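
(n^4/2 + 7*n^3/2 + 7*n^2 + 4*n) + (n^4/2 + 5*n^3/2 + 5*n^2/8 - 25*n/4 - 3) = n^4 + 6*n^3 + 61*n^2/8 - 9*n/4 - 3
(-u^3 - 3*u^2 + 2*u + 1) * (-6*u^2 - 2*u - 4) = 6*u^5 + 20*u^4 - 2*u^3 + 2*u^2 - 10*u - 4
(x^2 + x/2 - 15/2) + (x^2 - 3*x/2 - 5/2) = 2*x^2 - x - 10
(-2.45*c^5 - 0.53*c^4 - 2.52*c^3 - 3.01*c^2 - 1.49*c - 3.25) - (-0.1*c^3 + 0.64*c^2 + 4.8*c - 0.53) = -2.45*c^5 - 0.53*c^4 - 2.42*c^3 - 3.65*c^2 - 6.29*c - 2.72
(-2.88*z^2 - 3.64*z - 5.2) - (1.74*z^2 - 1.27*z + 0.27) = -4.62*z^2 - 2.37*z - 5.47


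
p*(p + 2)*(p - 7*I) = p^3 + 2*p^2 - 7*I*p^2 - 14*I*p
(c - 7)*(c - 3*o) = c^2 - 3*c*o - 7*c + 21*o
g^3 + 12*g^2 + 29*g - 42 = (g - 1)*(g + 6)*(g + 7)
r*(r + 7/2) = r^2 + 7*r/2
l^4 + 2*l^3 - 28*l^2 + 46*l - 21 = (l - 3)*(l - 1)^2*(l + 7)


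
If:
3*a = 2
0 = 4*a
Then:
No Solution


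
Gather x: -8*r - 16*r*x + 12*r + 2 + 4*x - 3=4*r + x*(4 - 16*r) - 1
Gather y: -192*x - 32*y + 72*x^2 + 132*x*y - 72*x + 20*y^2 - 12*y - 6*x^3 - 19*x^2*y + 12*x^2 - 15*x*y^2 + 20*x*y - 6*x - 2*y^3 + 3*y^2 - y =-6*x^3 + 84*x^2 - 270*x - 2*y^3 + y^2*(23 - 15*x) + y*(-19*x^2 + 152*x - 45)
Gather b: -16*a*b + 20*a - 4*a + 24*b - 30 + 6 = 16*a + b*(24 - 16*a) - 24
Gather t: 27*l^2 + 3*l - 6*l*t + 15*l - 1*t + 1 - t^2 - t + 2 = 27*l^2 + 18*l - t^2 + t*(-6*l - 2) + 3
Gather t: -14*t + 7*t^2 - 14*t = 7*t^2 - 28*t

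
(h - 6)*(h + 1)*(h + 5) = h^3 - 31*h - 30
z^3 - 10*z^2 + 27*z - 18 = (z - 6)*(z - 3)*(z - 1)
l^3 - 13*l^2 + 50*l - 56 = (l - 7)*(l - 4)*(l - 2)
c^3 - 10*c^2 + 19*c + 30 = (c - 6)*(c - 5)*(c + 1)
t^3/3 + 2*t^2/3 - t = t*(t/3 + 1)*(t - 1)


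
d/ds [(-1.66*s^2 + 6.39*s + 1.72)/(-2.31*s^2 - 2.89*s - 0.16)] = (19.5583*s^2 + 8.4776*s + 3.9484)/(5.3361*s^4 + 13.3518*s^3 + 9.0913*s^2 + 0.9248*s + 0.0256)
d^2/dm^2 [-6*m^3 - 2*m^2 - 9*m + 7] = -36*m - 4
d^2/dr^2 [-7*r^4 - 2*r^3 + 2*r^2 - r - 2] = -84*r^2 - 12*r + 4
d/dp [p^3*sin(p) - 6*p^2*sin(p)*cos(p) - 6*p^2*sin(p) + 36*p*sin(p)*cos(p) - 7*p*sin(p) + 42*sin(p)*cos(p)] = p^3*cos(p) + 3*p^2*sin(p) - 6*p^2*cos(p) - 6*p^2*cos(2*p) - 12*p*sin(p) - 6*p*sin(2*p) - 7*p*cos(p) + 36*p*cos(2*p) - 7*sin(p) + 18*sin(2*p) + 42*cos(2*p)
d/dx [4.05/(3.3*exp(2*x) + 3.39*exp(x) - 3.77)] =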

........

_WHAT IS REQUIRED_
Would you return exactly, and only, the lines beginning at the one with "l^3 - 13*l^2" and ending at the last line of the listing?

_ANSWER TO THE PROBLEM_
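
l^3 - 13*l^2 + 50*l - 56 = (l - 7)*(l - 4)*(l - 2)
c^3 - 10*c^2 + 19*c + 30 = (c - 6)*(c - 5)*(c + 1)
t^3/3 + 2*t^2/3 - t = t*(t/3 + 1)*(t - 1)


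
d/ds [(-1.66*s^2 + 6.39*s + 1.72)/(-2.31*s^2 - 2.89*s - 0.16)] = (19.5583*s^2 + 8.4776*s + 3.9484)/(5.3361*s^4 + 13.3518*s^3 + 9.0913*s^2 + 0.9248*s + 0.0256)
d^2/dm^2 [-6*m^3 - 2*m^2 - 9*m + 7] = -36*m - 4
d^2/dr^2 [-7*r^4 - 2*r^3 + 2*r^2 - r - 2] = -84*r^2 - 12*r + 4
d/dp [p^3*sin(p) - 6*p^2*sin(p)*cos(p) - 6*p^2*sin(p) + 36*p*sin(p)*cos(p) - 7*p*sin(p) + 42*sin(p)*cos(p)] = p^3*cos(p) + 3*p^2*sin(p) - 6*p^2*cos(p) - 6*p^2*cos(2*p) - 12*p*sin(p) - 6*p*sin(2*p) - 7*p*cos(p) + 36*p*cos(2*p) - 7*sin(p) + 18*sin(2*p) + 42*cos(2*p)
d/dx [4.05/(3.3*exp(2*x) + 3.39*exp(x) - 3.77)] =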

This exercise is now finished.